§ **ACTIVITY**: Nothing but the lines from the one containing "2, 6, 5] be" through the end of the data below may appear in the response, each one exact.

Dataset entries
==================================================
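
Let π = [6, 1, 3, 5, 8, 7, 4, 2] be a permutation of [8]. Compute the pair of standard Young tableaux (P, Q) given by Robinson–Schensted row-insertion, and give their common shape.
P = [1, 2, 4, 7] / [3, 8] / [5] / [6];  Q = [1, 3, 4, 5] / [2, 6] / [7] / [8];  common shape = (4, 2, 1, 1)

Row-insert the values π_1, π_2, … into P one at a time, bumping the leftmost entry strictly greater than the inserted value down to the next row. The recording tableau Q records, in position (i, j), the step at which that cell was added to P.
  Insert 6 (step 1): P = [6];  Q = [1]
  Insert 1 (step 2): P = [1] / [6];  Q = [1] / [2]
  Insert 3 (step 3): P = [1, 3] / [6];  Q = [1, 3] / [2]
  Insert 5 (step 4): P = [1, 3, 5] / [6];  Q = [1, 3, 4] / [2]
  Insert 8 (step 5): P = [1, 3, 5, 8] / [6];  Q = [1, 3, 4, 5] / [2]
  Insert 7 (step 6): P = [1, 3, 5, 7] / [6, 8];  Q = [1, 3, 4, 5] / [2, 6]
  Insert 4 (step 7): P = [1, 3, 4, 7] / [5, 8] / [6];  Q = [1, 3, 4, 5] / [2, 6] / [7]
  Insert 2 (step 8): P = [1, 2, 4, 7] / [3, 8] / [5] / [6];  Q = [1, 3, 4, 5] / [2, 6] / [7] / [8]
Final shape: (4, 2, 1, 1).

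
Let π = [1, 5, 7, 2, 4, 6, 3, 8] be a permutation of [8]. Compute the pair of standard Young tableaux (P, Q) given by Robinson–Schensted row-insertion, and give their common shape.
P = [1, 2, 3, 6, 8] / [4, 7] / [5];  Q = [1, 2, 3, 6, 8] / [4, 5] / [7];  common shape = (5, 2, 1)

Row-insert the values π_1, π_2, … into P one at a time, bumping the leftmost entry strictly greater than the inserted value down to the next row. The recording tableau Q records, in position (i, j), the step at which that cell was added to P.
  Insert 1 (step 1): P = [1];  Q = [1]
  Insert 5 (step 2): P = [1, 5];  Q = [1, 2]
  Insert 7 (step 3): P = [1, 5, 7];  Q = [1, 2, 3]
  Insert 2 (step 4): P = [1, 2, 7] / [5];  Q = [1, 2, 3] / [4]
  Insert 4 (step 5): P = [1, 2, 4] / [5, 7];  Q = [1, 2, 3] / [4, 5]
  Insert 6 (step 6): P = [1, 2, 4, 6] / [5, 7];  Q = [1, 2, 3, 6] / [4, 5]
  Insert 3 (step 7): P = [1, 2, 3, 6] / [4, 7] / [5];  Q = [1, 2, 3, 6] / [4, 5] / [7]
  Insert 8 (step 8): P = [1, 2, 3, 6, 8] / [4, 7] / [5];  Q = [1, 2, 3, 6, 8] / [4, 5] / [7]
Final shape: (5, 2, 1).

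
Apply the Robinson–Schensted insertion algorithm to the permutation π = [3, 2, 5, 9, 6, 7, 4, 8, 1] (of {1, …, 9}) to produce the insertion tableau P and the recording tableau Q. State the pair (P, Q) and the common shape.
P = [1, 4, 6, 7, 8] / [2, 5] / [3] / [9];  Q = [1, 3, 4, 6, 8] / [2, 5] / [7] / [9];  common shape = (5, 2, 1, 1)

Row-insert the values π_1, π_2, … into P one at a time, bumping the leftmost entry strictly greater than the inserted value down to the next row. The recording tableau Q records, in position (i, j), the step at which that cell was added to P.
  Insert 3 (step 1): P = [3];  Q = [1]
  Insert 2 (step 2): P = [2] / [3];  Q = [1] / [2]
  Insert 5 (step 3): P = [2, 5] / [3];  Q = [1, 3] / [2]
  Insert 9 (step 4): P = [2, 5, 9] / [3];  Q = [1, 3, 4] / [2]
  Insert 6 (step 5): P = [2, 5, 6] / [3, 9];  Q = [1, 3, 4] / [2, 5]
  Insert 7 (step 6): P = [2, 5, 6, 7] / [3, 9];  Q = [1, 3, 4, 6] / [2, 5]
  Insert 4 (step 7): P = [2, 4, 6, 7] / [3, 5] / [9];  Q = [1, 3, 4, 6] / [2, 5] / [7]
  Insert 8 (step 8): P = [2, 4, 6, 7, 8] / [3, 5] / [9];  Q = [1, 3, 4, 6, 8] / [2, 5] / [7]
  Insert 1 (step 9): P = [1, 4, 6, 7, 8] / [2, 5] / [3] / [9];  Q = [1, 3, 4, 6, 8] / [2, 5] / [7] / [9]
Final shape: (5, 2, 1, 1).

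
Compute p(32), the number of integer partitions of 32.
p(32) = 8349

Compute p(n) via the recurrence p(n, m) = p(n, m−1) + p(n−m, m), where p(n, m) counts partitions of n with all parts ≤ m and p(n) = p(n, n). The base cases are p(0, m) = 1 and p(n, 0) = 0 for n > 0. Filling the table yields p(32) = 8349. (Euler's pentagonal recurrence is an alternative.)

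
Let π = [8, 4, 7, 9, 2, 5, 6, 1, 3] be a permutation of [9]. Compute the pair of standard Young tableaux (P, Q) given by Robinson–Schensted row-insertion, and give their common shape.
P = [1, 3, 6] / [2, 5, 9] / [4, 7] / [8];  Q = [1, 3, 4] / [2, 6, 7] / [5, 9] / [8];  common shape = (3, 3, 2, 1)

Row-insert the values π_1, π_2, … into P one at a time, bumping the leftmost entry strictly greater than the inserted value down to the next row. The recording tableau Q records, in position (i, j), the step at which that cell was added to P.
  Insert 8 (step 1): P = [8];  Q = [1]
  Insert 4 (step 2): P = [4] / [8];  Q = [1] / [2]
  Insert 7 (step 3): P = [4, 7] / [8];  Q = [1, 3] / [2]
  Insert 9 (step 4): P = [4, 7, 9] / [8];  Q = [1, 3, 4] / [2]
  Insert 2 (step 5): P = [2, 7, 9] / [4] / [8];  Q = [1, 3, 4] / [2] / [5]
  Insert 5 (step 6): P = [2, 5, 9] / [4, 7] / [8];  Q = [1, 3, 4] / [2, 6] / [5]
  Insert 6 (step 7): P = [2, 5, 6] / [4, 7, 9] / [8];  Q = [1, 3, 4] / [2, 6, 7] / [5]
  Insert 1 (step 8): P = [1, 5, 6] / [2, 7, 9] / [4] / [8];  Q = [1, 3, 4] / [2, 6, 7] / [5] / [8]
  Insert 3 (step 9): P = [1, 3, 6] / [2, 5, 9] / [4, 7] / [8];  Q = [1, 3, 4] / [2, 6, 7] / [5, 9] / [8]
Final shape: (3, 3, 2, 1).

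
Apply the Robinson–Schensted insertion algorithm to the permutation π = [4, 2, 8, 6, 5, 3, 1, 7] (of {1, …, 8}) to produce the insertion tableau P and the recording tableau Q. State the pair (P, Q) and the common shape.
P = [1, 3, 7] / [2, 5] / [4] / [6] / [8];  Q = [1, 3, 8] / [2, 4] / [5] / [6] / [7];  common shape = (3, 2, 1, 1, 1)

Row-insert the values π_1, π_2, … into P one at a time, bumping the leftmost entry strictly greater than the inserted value down to the next row. The recording tableau Q records, in position (i, j), the step at which that cell was added to P.
  Insert 4 (step 1): P = [4];  Q = [1]
  Insert 2 (step 2): P = [2] / [4];  Q = [1] / [2]
  Insert 8 (step 3): P = [2, 8] / [4];  Q = [1, 3] / [2]
  Insert 6 (step 4): P = [2, 6] / [4, 8];  Q = [1, 3] / [2, 4]
  Insert 5 (step 5): P = [2, 5] / [4, 6] / [8];  Q = [1, 3] / [2, 4] / [5]
  Insert 3 (step 6): P = [2, 3] / [4, 5] / [6] / [8];  Q = [1, 3] / [2, 4] / [5] / [6]
  Insert 1 (step 7): P = [1, 3] / [2, 5] / [4] / [6] / [8];  Q = [1, 3] / [2, 4] / [5] / [6] / [7]
  Insert 7 (step 8): P = [1, 3, 7] / [2, 5] / [4] / [6] / [8];  Q = [1, 3, 8] / [2, 4] / [5] / [6] / [7]
Final shape: (3, 2, 1, 1, 1).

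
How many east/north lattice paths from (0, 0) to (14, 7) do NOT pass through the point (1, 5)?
Number of paths = 115650

Total paths from (0, 0) to (14, 7): C(21, 14) = 116280. Paths through (1, 5): (paths (0, 0) → (1, 5)) × (paths (1, 5) → (14, 7)) = C(6, 1) · C(15, 13) = 6 · 105 = 630. Avoidance count = 116280 − 630 = 115650.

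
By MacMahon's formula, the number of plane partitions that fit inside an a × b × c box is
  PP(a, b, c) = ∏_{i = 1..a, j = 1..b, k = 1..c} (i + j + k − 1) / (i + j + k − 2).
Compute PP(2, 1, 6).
PP(2, 1, 6) = 28

Evaluate the triple product over i = 1..2, j = 1..1, k = 1..6. The factors are (2/1) · (3/2) · (4/3) · (5/4) · (6/5) · (7/6) · (3/2) · (4/3) · … (12 factors total). The numerators and denominators telescope so the product is an integer; carrying out the multiplication exactly gives PP(2, 1, 6) = 28.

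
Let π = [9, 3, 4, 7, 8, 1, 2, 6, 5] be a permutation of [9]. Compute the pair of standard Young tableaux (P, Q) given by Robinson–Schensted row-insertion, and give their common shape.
P = [1, 2, 5, 8] / [3, 4, 6] / [7] / [9];  Q = [1, 3, 4, 5] / [2, 7, 8] / [6] / [9];  common shape = (4, 3, 1, 1)

Row-insert the values π_1, π_2, … into P one at a time, bumping the leftmost entry strictly greater than the inserted value down to the next row. The recording tableau Q records, in position (i, j), the step at which that cell was added to P.
  Insert 9 (step 1): P = [9];  Q = [1]
  Insert 3 (step 2): P = [3] / [9];  Q = [1] / [2]
  Insert 4 (step 3): P = [3, 4] / [9];  Q = [1, 3] / [2]
  Insert 7 (step 4): P = [3, 4, 7] / [9];  Q = [1, 3, 4] / [2]
  Insert 8 (step 5): P = [3, 4, 7, 8] / [9];  Q = [1, 3, 4, 5] / [2]
  Insert 1 (step 6): P = [1, 4, 7, 8] / [3] / [9];  Q = [1, 3, 4, 5] / [2] / [6]
  Insert 2 (step 7): P = [1, 2, 7, 8] / [3, 4] / [9];  Q = [1, 3, 4, 5] / [2, 7] / [6]
  Insert 6 (step 8): P = [1, 2, 6, 8] / [3, 4, 7] / [9];  Q = [1, 3, 4, 5] / [2, 7, 8] / [6]
  Insert 5 (step 9): P = [1, 2, 5, 8] / [3, 4, 6] / [7] / [9];  Q = [1, 3, 4, 5] / [2, 7, 8] / [6] / [9]
Final shape: (4, 3, 1, 1).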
==================================================
§ **SOLVED PROBLEM**:
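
Let π = [9, 3, 4, 7, 8, 1, 2, 6, 5] be a permutation of [9]. Compute the pair of standard Young tableaux (P, Q) given by Robinson–Schensted row-insertion, and give their common shape.
P = [1, 2, 5, 8] / [3, 4, 6] / [7] / [9];  Q = [1, 3, 4, 5] / [2, 7, 8] / [6] / [9];  common shape = (4, 3, 1, 1)

Row-insert the values π_1, π_2, … into P one at a time, bumping the leftmost entry strictly greater than the inserted value down to the next row. The recording tableau Q records, in position (i, j), the step at which that cell was added to P.
  Insert 9 (step 1): P = [9];  Q = [1]
  Insert 3 (step 2): P = [3] / [9];  Q = [1] / [2]
  Insert 4 (step 3): P = [3, 4] / [9];  Q = [1, 3] / [2]
  Insert 7 (step 4): P = [3, 4, 7] / [9];  Q = [1, 3, 4] / [2]
  Insert 8 (step 5): P = [3, 4, 7, 8] / [9];  Q = [1, 3, 4, 5] / [2]
  Insert 1 (step 6): P = [1, 4, 7, 8] / [3] / [9];  Q = [1, 3, 4, 5] / [2] / [6]
  Insert 2 (step 7): P = [1, 2, 7, 8] / [3, 4] / [9];  Q = [1, 3, 4, 5] / [2, 7] / [6]
  Insert 6 (step 8): P = [1, 2, 6, 8] / [3, 4, 7] / [9];  Q = [1, 3, 4, 5] / [2, 7, 8] / [6]
  Insert 5 (step 9): P = [1, 2, 5, 8] / [3, 4, 6] / [7] / [9];  Q = [1, 3, 4, 5] / [2, 7, 8] / [6] / [9]
Final shape: (4, 3, 1, 1).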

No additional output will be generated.